▸ Work order
Once the line containing "u_i = (w_i − c_i) + α_i · G" is found in the entries below, restate it and each following line word for word, stopping after the line containing "with α_1 = 0.6, α_2".

-------- Available data --------

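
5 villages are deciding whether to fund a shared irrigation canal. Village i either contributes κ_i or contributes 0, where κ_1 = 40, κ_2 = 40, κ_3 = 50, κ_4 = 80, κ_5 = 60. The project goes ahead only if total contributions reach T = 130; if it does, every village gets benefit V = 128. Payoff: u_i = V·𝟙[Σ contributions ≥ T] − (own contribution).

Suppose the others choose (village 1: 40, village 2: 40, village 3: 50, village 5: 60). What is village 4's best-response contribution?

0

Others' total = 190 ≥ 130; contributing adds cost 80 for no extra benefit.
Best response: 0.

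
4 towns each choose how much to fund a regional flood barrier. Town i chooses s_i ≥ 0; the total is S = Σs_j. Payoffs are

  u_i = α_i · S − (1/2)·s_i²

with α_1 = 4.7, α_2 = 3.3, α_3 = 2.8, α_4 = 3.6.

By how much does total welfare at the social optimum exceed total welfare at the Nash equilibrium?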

--------
-------- Available data --------

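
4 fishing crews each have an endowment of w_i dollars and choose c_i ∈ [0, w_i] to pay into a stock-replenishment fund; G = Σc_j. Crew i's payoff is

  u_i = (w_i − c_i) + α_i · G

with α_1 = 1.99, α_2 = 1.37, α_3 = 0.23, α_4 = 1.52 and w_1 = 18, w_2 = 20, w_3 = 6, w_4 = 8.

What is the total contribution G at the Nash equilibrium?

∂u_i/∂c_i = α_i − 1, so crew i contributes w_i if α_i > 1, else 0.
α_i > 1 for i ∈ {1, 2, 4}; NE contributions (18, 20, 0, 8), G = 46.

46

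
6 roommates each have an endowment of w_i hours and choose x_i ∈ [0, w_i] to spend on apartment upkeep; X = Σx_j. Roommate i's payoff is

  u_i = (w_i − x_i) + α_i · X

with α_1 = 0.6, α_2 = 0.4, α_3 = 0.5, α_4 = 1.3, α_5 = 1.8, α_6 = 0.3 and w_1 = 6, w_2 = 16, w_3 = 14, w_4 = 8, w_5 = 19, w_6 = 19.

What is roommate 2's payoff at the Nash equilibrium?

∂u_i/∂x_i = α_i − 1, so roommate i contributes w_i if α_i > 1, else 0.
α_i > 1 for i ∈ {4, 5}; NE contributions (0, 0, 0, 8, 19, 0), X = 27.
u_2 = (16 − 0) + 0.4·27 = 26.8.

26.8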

--------

▸ Final answer
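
  u_i = (w_i − c_i) + α_i · G

with α_1 = 1.99, α_2 = 1.37, α_3 = 0.23, α_4 = 1.52 and w_1 = 18, w_2 = 20, w_3 = 6, w_4 = 8.

What is the total contribution G at the Nash equilibrium?

∂u_i/∂c_i = α_i − 1, so crew i contributes w_i if α_i > 1, else 0.
α_i > 1 for i ∈ {1, 2, 4}; NE contributions (18, 20, 0, 8), G = 46.

46

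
6 roommates each have an endowment of w_i hours and choose x_i ∈ [0, w_i] to spend on apartment upkeep; X = Σx_j. Roommate i's payoff is

  u_i = (w_i − x_i) + α_i · X

with α_1 = 0.6, α_2 = 0.4, α_3 = 0.5, α_4 = 1.3, α_5 = 1.8, α_6 = 0.3 and w_1 = 6, w_2 = 16, w_3 = 14, w_4 = 8, w_5 = 19, w_6 = 19.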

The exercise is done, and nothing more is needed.